- TASK DETAILS
Write out all of the data without omission, exactly as shown.

RAW DATA START

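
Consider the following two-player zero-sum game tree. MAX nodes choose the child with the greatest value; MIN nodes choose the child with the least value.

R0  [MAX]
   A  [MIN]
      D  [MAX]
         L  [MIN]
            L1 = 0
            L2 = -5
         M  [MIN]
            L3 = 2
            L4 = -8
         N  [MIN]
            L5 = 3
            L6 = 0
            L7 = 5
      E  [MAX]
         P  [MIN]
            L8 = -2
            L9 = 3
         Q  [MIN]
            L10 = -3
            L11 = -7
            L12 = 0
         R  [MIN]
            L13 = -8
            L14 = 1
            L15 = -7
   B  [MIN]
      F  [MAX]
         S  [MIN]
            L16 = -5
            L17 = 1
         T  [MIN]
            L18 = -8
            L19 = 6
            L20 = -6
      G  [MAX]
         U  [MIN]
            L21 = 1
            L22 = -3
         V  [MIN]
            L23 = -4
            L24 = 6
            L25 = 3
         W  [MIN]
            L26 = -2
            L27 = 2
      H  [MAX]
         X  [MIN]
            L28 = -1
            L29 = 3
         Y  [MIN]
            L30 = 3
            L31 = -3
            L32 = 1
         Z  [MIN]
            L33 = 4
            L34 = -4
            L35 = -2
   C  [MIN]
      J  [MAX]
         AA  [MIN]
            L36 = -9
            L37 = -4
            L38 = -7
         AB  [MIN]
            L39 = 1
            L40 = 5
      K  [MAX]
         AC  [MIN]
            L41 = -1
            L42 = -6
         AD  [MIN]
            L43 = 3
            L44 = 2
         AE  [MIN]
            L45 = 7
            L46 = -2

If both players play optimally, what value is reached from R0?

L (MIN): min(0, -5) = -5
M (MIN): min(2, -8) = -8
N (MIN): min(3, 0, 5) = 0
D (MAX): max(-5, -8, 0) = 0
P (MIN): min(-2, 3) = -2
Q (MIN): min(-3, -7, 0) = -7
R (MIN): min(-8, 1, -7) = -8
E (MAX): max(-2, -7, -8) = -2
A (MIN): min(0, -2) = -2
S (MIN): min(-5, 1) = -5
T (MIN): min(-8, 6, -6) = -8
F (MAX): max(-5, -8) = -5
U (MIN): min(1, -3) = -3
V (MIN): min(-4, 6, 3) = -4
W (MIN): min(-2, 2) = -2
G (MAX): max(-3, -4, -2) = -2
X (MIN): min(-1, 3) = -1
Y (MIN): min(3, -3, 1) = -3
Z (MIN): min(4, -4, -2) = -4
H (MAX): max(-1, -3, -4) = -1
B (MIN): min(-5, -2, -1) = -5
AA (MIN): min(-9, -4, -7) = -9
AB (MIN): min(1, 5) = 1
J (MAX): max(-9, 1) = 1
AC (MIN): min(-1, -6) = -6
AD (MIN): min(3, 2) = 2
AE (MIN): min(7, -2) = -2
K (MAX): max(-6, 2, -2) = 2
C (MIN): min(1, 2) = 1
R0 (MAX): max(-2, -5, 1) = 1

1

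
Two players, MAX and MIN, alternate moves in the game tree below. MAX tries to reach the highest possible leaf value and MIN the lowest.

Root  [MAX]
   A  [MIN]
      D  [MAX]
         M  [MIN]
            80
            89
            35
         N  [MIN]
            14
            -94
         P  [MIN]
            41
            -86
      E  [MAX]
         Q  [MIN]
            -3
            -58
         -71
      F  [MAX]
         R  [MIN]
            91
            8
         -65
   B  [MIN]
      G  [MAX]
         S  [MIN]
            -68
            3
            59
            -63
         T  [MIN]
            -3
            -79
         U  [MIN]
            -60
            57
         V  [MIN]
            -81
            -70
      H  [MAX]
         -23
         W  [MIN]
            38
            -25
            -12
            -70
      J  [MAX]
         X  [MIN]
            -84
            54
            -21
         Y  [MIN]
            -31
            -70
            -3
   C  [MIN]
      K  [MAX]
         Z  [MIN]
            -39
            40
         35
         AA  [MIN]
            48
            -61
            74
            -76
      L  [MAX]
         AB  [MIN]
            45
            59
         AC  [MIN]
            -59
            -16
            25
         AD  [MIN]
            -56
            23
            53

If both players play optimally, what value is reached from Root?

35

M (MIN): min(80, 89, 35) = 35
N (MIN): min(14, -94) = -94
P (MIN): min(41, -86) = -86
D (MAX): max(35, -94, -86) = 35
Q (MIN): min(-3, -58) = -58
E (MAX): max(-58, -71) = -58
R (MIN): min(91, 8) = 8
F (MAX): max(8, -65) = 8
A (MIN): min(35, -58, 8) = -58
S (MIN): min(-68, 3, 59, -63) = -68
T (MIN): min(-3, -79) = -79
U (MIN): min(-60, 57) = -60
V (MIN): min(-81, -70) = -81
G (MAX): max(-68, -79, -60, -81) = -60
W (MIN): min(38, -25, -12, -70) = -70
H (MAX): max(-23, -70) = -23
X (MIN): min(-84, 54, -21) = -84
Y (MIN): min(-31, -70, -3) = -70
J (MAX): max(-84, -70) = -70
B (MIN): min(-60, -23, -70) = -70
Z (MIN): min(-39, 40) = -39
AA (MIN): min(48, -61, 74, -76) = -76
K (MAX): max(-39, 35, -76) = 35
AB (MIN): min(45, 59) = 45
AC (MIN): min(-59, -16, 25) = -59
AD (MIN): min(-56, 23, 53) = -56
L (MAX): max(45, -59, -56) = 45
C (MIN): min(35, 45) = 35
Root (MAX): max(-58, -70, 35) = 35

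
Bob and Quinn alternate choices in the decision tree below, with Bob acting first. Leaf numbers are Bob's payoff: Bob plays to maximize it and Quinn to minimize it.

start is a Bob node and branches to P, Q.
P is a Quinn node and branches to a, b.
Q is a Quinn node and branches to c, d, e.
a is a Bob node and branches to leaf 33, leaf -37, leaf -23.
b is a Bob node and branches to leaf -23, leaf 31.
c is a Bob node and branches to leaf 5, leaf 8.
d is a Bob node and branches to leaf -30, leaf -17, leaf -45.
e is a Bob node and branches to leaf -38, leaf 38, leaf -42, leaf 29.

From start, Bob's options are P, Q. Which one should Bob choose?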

RAW DATA END

- WRITTEN RESPONSE
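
Consider the following two-player zero-sum game tree. MAX nodes choose the child with the greatest value; MIN nodes choose the child with the least value.

R0  [MAX]
   A  [MIN]
      D  [MAX]
         L  [MIN]
            L1 = 0
            L2 = -5
         M  [MIN]
            L3 = 2
            L4 = -8
         N  [MIN]
            L5 = 3
            L6 = 0
            L7 = 5
      E  [MAX]
         P  [MIN]
            L8 = -2
            L9 = 3
         Q  [MIN]
            L10 = -3
            L11 = -7
            L12 = 0
         R  [MIN]
            L13 = -8
            L14 = 1
            L15 = -7
   B  [MIN]
      F  [MAX]
         S  [MIN]
            L16 = -5
            L17 = 1
         T  [MIN]
            L18 = -8
            L19 = 6
            L20 = -6
      G  [MAX]
         U  [MIN]
            L21 = 1
            L22 = -3
         V  [MIN]
            L23 = -4
            L24 = 6
            L25 = 3
         W  [MIN]
            L26 = -2
            L27 = 2
      H  [MAX]
         X  [MIN]
            L28 = -1
            L29 = 3
         Y  [MIN]
            L30 = 3
            L31 = -3
            L32 = 1
         Z  [MIN]
            L33 = 4
            L34 = -4
            L35 = -2
   C  [MIN]
      J  [MAX]
         AA  [MIN]
            L36 = -9
            L37 = -4
            L38 = -7
         AB  [MIN]
            L39 = 1
            L40 = 5
      K  [MAX]
         AC  [MIN]
            L41 = -1
            L42 = -6
         AD  [MIN]
            L43 = 3
            L44 = 2
         AE  [MIN]
            L45 = 7
            L46 = -2

If both players play optimally, what value is reached from R0?

L (MIN): min(0, -5) = -5
M (MIN): min(2, -8) = -8
N (MIN): min(3, 0, 5) = 0
D (MAX): max(-5, -8, 0) = 0
P (MIN): min(-2, 3) = -2
Q (MIN): min(-3, -7, 0) = -7
R (MIN): min(-8, 1, -7) = -8
E (MAX): max(-2, -7, -8) = -2
A (MIN): min(0, -2) = -2
S (MIN): min(-5, 1) = -5
T (MIN): min(-8, 6, -6) = -8
F (MAX): max(-5, -8) = -5
U (MIN): min(1, -3) = -3
V (MIN): min(-4, 6, 3) = -4
W (MIN): min(-2, 2) = -2
G (MAX): max(-3, -4, -2) = -2
X (MIN): min(-1, 3) = -1
Y (MIN): min(3, -3, 1) = -3
Z (MIN): min(4, -4, -2) = -4
H (MAX): max(-1, -3, -4) = -1
B (MIN): min(-5, -2, -1) = -5
AA (MIN): min(-9, -4, -7) = -9
AB (MIN): min(1, 5) = 1
J (MAX): max(-9, 1) = 1
AC (MIN): min(-1, -6) = -6
AD (MIN): min(3, 2) = 2
AE (MIN): min(7, -2) = -2
K (MAX): max(-6, 2, -2) = 2
C (MIN): min(1, 2) = 1
R0 (MAX): max(-2, -5, 1) = 1

1

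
Two players, MAX and MIN, alternate moves in the game tree below. MAX tries to reach the highest possible leaf value and MIN the lowest.

Root  [MAX]
   A  [MIN]
      D  [MAX]
         M  [MIN]
            80
            89
            35
         N  [MIN]
            14
            -94
         P  [MIN]
            41
            -86
      E  [MAX]
         Q  [MIN]
            -3
            -58
         -71
      F  [MAX]
         R  [MIN]
            91
            8
         -65
   B  [MIN]
      G  [MAX]
         S  [MIN]
            -68
            3
            59
            -63
         T  [MIN]
            -3
            -79
         U  [MIN]
            -60
            57
         V  [MIN]
            -81
            -70
      H  [MAX]
         -23
         W  [MIN]
            38
            -25
            -12
            -70
      J  [MAX]
         X  [MIN]
            -84
            54
            -21
         Y  [MIN]
            -31
            -70
            -3
   C  [MIN]
      K  [MAX]
         Z  [MIN]
            -39
            40
         35
         AA  [MIN]
            48
            -61
            74
            -76
      L  [MAX]
         AB  [MIN]
            45
            59
         AC  [MIN]
            -59
            -16
            25
         AD  [MIN]
            -56
            23
            53

If both players play optimally, what value is reached from Root?

35

M (MIN): min(80, 89, 35) = 35
N (MIN): min(14, -94) = -94
P (MIN): min(41, -86) = -86
D (MAX): max(35, -94, -86) = 35
Q (MIN): min(-3, -58) = -58
E (MAX): max(-58, -71) = -58
R (MIN): min(91, 8) = 8
F (MAX): max(8, -65) = 8
A (MIN): min(35, -58, 8) = -58
S (MIN): min(-68, 3, 59, -63) = -68
T (MIN): min(-3, -79) = -79
U (MIN): min(-60, 57) = -60
V (MIN): min(-81, -70) = -81
G (MAX): max(-68, -79, -60, -81) = -60
W (MIN): min(38, -25, -12, -70) = -70
H (MAX): max(-23, -70) = -23
X (MIN): min(-84, 54, -21) = -84
Y (MIN): min(-31, -70, -3) = -70
J (MAX): max(-84, -70) = -70
B (MIN): min(-60, -23, -70) = -70
Z (MIN): min(-39, 40) = -39
AA (MIN): min(48, -61, 74, -76) = -76
K (MAX): max(-39, 35, -76) = 35
AB (MIN): min(45, 59) = 45
AC (MIN): min(-59, -16, 25) = -59
AD (MIN): min(-56, 23, 53) = -56
L (MAX): max(45, -59, -56) = 45
C (MIN): min(35, 45) = 35
Root (MAX): max(-58, -70, 35) = 35

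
Bob and Quinn alternate choices in the decision tree below, with Bob acting first. Leaf numbers are Bob's payoff: Bob plays to maximize it and Quinn to minimize it.

start is a Bob node and branches to P, Q.
P is a Quinn node and branches to a, b.
Q is a Quinn node and branches to c, d, e.
a is a Bob node and branches to leaf 33, leaf -37, leaf -23.
b is a Bob node and branches to leaf -23, leaf 31.
c is a Bob node and branches to leaf 5, leaf 8.
d is a Bob node and branches to leaf -30, leaf -17, leaf -45.
e is a Bob node and branches to leaf -38, leaf 38, leaf -42, leaf 29.

From start, Bob's options are P, Q. Which one should Bob choose?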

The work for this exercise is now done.